### WHAT TO PRODUCE
Please output every entry below precisely as written.

**********

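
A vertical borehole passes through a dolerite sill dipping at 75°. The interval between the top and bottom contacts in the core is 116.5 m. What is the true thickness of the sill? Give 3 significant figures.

30.2 m

True thickness t = h · cos(dip) = 116.5 × cos 75°
t = 116.5 × 0.2588 = 30.152 m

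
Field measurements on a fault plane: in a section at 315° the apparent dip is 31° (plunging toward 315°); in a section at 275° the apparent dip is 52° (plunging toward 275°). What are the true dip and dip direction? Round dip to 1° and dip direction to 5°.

The two traces are lines in the plane: v₁ = (sin 315°·cos 31°, cos 315°·cos 31°, −sin 31°), v₂ = (sin 275°·cos 52°, cos 275°·cos 52°, −sin 52°).
The plane normal is n = v₁ × v₂ ∝ (-0.450, -0.162, 0.339).
tan δ = √(n_x²+n_y²)/n_z = 0.478/0.339, so δ = 54.6°.
Dip direction = atan2(-0.450, -0.162) = 250° (azimuth of n's horizontal projection).

true dip 55°, dip direction 250°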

**********

### SOLUTION TO THE PROBLEM
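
A vertical borehole passes through a dolerite sill dipping at 75°. The interval between the top and bottom contacts in the core is 116.5 m. What is the true thickness of the sill? Give 3 significant figures.

30.2 m

True thickness t = h · cos(dip) = 116.5 × cos 75°
t = 116.5 × 0.2588 = 30.152 m

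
Field measurements on a fault plane: in a section at 315° the apparent dip is 31° (plunging toward 315°); in a section at 275° the apparent dip is 52° (plunging toward 275°). What are the true dip and dip direction? Round dip to 1° and dip direction to 5°.

The two traces are lines in the plane: v₁ = (sin 315°·cos 31°, cos 315°·cos 31°, −sin 31°), v₂ = (sin 275°·cos 52°, cos 275°·cos 52°, −sin 52°).
The plane normal is n = v₁ × v₂ ∝ (-0.450, -0.162, 0.339).
tan δ = √(n_x²+n_y²)/n_z = 0.478/0.339, so δ = 54.6°.
Dip direction = atan2(-0.450, -0.162) = 250° (azimuth of n's horizontal projection).

true dip 55°, dip direction 250°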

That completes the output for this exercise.